**Problem to solve:**
Leaving nothing out, set down all the data exactly.

----- Source records

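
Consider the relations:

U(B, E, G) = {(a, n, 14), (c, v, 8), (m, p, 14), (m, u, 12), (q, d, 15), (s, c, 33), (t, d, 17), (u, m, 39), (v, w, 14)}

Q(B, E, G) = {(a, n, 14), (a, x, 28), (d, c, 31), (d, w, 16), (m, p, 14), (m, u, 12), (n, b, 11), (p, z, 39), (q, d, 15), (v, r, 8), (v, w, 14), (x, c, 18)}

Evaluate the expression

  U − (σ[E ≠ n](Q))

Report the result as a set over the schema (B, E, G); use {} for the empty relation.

{(a, n, 14), (c, v, 8), (s, c, 33), (t, d, 17), (u, m, 39)}

Selection E ≠ n: {(a, x, 28), (d, c, 31), (d, w, 16), (m, p, 14), (m, u, 12), (n, b, 11), (p, z, 39), (q, d, 15), (v, r, 8), (v, w, 14), (x, c, 18)}
Set difference of the two operands is {(a, n, 14), (c, v, 8), (s, c, 33), (t, d, 17), (u, m, 39)}.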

----------

**Result:**
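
Consider the relations:

U(B, E, G) = {(a, n, 14), (c, v, 8), (m, p, 14), (m, u, 12), (q, d, 15), (s, c, 33), (t, d, 17), (u, m, 39), (v, w, 14)}

Q(B, E, G) = {(a, n, 14), (a, x, 28), (d, c, 31), (d, w, 16), (m, p, 14), (m, u, 12), (n, b, 11), (p, z, 39), (q, d, 15), (v, r, 8), (v, w, 14), (x, c, 18)}

Evaluate the expression

  U − (σ[E ≠ n](Q))

Report the result as a set over the schema (B, E, G); use {} for the empty relation.

{(a, n, 14), (c, v, 8), (s, c, 33), (t, d, 17), (u, m, 39)}

Selection E ≠ n: {(a, x, 28), (d, c, 31), (d, w, 16), (m, p, 14), (m, u, 12), (n, b, 11), (p, z, 39), (q, d, 15), (v, r, 8), (v, w, 14), (x, c, 18)}
Set difference of the two operands is {(a, n, 14), (c, v, 8), (s, c, 33), (t, d, 17), (u, m, 39)}.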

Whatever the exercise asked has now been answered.